Problem to work on = Reproduce the data in full, exactly as it appears.

==*==

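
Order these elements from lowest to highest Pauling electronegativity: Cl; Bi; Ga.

EN rises left→right (higher Z_eff, smaller atoms) and falls top→bottom (larger, more shielded atoms).
These span different periods and groups, so the two trends combine.
Bi > Ga: period and group pull opposite ways; the across-period shift dominates (2.02 vs 1.81).
Cl > Bi: both effects reinforce here, so Cl is clearly the higher of the two.
Approximate values (Pauling): Cl 3.16, Ga 1.81, Bi 2.02.
So from lowest to highest: Ga < Bi < Cl.

Ga < Bi < Cl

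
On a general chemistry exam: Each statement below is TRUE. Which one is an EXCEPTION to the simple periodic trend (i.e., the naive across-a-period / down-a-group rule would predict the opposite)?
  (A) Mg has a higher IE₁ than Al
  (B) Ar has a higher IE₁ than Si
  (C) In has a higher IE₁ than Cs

(A)

The general trend: IE₁ increases across a period and decreases down a group.
(A) Mg (period 3, group 2) vs Al (period 3, group 13): the stated order contradicts the simple trend.
(B) Ar (period 3, group 18) vs Si (period 3, group 14): the stated order agrees with the simple trend.
(C) In (period 5, group 13) vs Cs (period 6, group 1): the stated order agrees with the simple trend.
The exception is (A): Al's single 3p electron is easier to remove than one from Mg's filled 3s².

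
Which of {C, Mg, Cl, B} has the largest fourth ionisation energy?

Consider each +3 ion: C³⁺ still has 1 valence electron; Mg³⁺ is already 1 electron into the core; Cl³⁺ still has 4 valence electrons; B³⁺ is the bare [He] core.
Pulling an electron out of a noble-gas core costs far more than removing a remaining valence electron, so Mg and B sit at the high end of IE_4.
Valence configurations: C³⁺ [He]2s¹, Cl³⁺ [Ne]3s²3p².
The numbers (kJ/mol): C 6223, Mg 10543, Cl 5159, B 25026.
So the fourth ionization energies run Cl < C < Mg < B.

B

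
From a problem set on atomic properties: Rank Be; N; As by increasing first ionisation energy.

Be is in period 2, group 2; N is in period 2, group 15; As is in period 4, group 15.
IE₁ increases left→right with effective nuclear charge and decreases top→bottom as the valence shell moves farther out.
These span different periods and groups, so the two trends combine.
As > Be: the two effects oppose for this pair; the across-period effect wins (947 vs 900 kJ/mol).
N > As: N sits above As in group 15, so the down-group effect alone puts N higher.
Approximate values (kJ/mol): Be 900, N 1402, As 947.
So from lowest to highest: Be < As < N.

Be < As < N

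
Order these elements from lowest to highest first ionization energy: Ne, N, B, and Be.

Across a period the outer electron is held more tightly (higher IE₁); down a group it sits in a higher shell, more shielded, and comes off more easily.
All lie in period 2; the across-period trend (first ionization energy increases left to right) applies, with the exception below.
Note the exception: Be has a higher first ionization energy than B, contrary to the simple trend — removing B's lone 2p electron is easier than breaking Be's filled 2s².
For reference (kJ/mol): Be 900, B 801, N 1402, Ne 2081.
So from lowest to highest: B < Be < N < Ne.

B < Be < N < Ne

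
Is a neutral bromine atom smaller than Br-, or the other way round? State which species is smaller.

Forming Br- adds 1 electron to Br. More electron–electron repulsion in the same shell, with unchanged nuclear charge, lets the cloud expand.
An anion is larger than its parent atom: Br- > Br.

Br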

==*==

Expected answer =
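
Order these elements from lowest to highest Pauling electronegativity: Cl; Bi; Ga.

EN rises left→right (higher Z_eff, smaller atoms) and falls top→bottom (larger, more shielded atoms).
These span different periods and groups, so the two trends combine.
Bi > Ga: period and group pull opposite ways; the across-period shift dominates (2.02 vs 1.81).
Cl > Bi: both effects reinforce here, so Cl is clearly the higher of the two.
Approximate values (Pauling): Cl 3.16, Ga 1.81, Bi 2.02.
So from lowest to highest: Ga < Bi < Cl.

Ga < Bi < Cl

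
On a general chemistry exam: Each statement below is TRUE. Which one is an EXCEPTION to the simple periodic trend (i.e., the naive across-a-period / down-a-group rule would predict the opposite)?
  (A) Mg has a higher IE₁ than Al
  (B) Ar has a higher IE₁ than Si
  (C) In has a higher IE₁ than Cs

(A)

The general trend: IE₁ increases across a period and decreases down a group.
(A) Mg (period 3, group 2) vs Al (period 3, group 13): the stated order contradicts the simple trend.
(B) Ar (period 3, group 18) vs Si (period 3, group 14): the stated order agrees with the simple trend.
(C) In (period 5, group 13) vs Cs (period 6, group 1): the stated order agrees with the simple trend.
The exception is (A): Al's single 3p electron is easier to remove than one from Mg's filled 3s².

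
Which of {C, Mg, Cl, B} has the largest fourth ionisation energy?

Consider each +3 ion: C³⁺ still has 1 valence electron; Mg³⁺ is already 1 electron into the core; Cl³⁺ still has 4 valence electrons; B³⁺ is the bare [He] core.
Pulling an electron out of a noble-gas core costs far more than removing a remaining valence electron, so Mg and B sit at the high end of IE_4.
Valence configurations: C³⁺ [He]2s¹, Cl³⁺ [Ne]3s²3p².
The numbers (kJ/mol): C 6223, Mg 10543, Cl 5159, B 25026.
So the fourth ionization energies run Cl < C < Mg < B.

B

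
From a problem set on atomic properties: Rank Be; N; As by increasing first ionisation energy.

Be is in period 2, group 2; N is in period 2, group 15; As is in period 4, group 15.
IE₁ increases left→right with effective nuclear charge and decreases top→bottom as the valence shell moves farther out.
These span different periods and groups, so the two trends combine.
As > Be: the two effects oppose for this pair; the across-period effect wins (947 vs 900 kJ/mol).
N > As: N sits above As in group 15, so the down-group effect alone puts N higher.
Approximate values (kJ/mol): Be 900, N 1402, As 947.
So from lowest to highest: Be < As < N.

Be < As < N

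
Order these elements from lowest to highest first ionization energy: Ne, N, B, and Be.

Across a period the outer electron is held more tightly (higher IE₁); down a group it sits in a higher shell, more shielded, and comes off more easily.
All lie in period 2; the across-period trend (first ionization energy increases left to right) applies, with the exception below.
Note the exception: Be has a higher first ionization energy than B, contrary to the simple trend — removing B's lone 2p electron is easier than breaking Be's filled 2s².
For reference (kJ/mol): Be 900, B 801, N 1402, Ne 2081.
So from lowest to highest: B < Be < N < Ne.

B < Be < N < Ne

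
Is a neutral bromine atom smaller than Br-, or the other way round? State which species is smaller.

Forming Br- adds 1 electron to Br. More electron–electron repulsion in the same shell, with unchanged nuclear charge, lets the cloud expand.
An anion is larger than its parent atom: Br- > Br.

Br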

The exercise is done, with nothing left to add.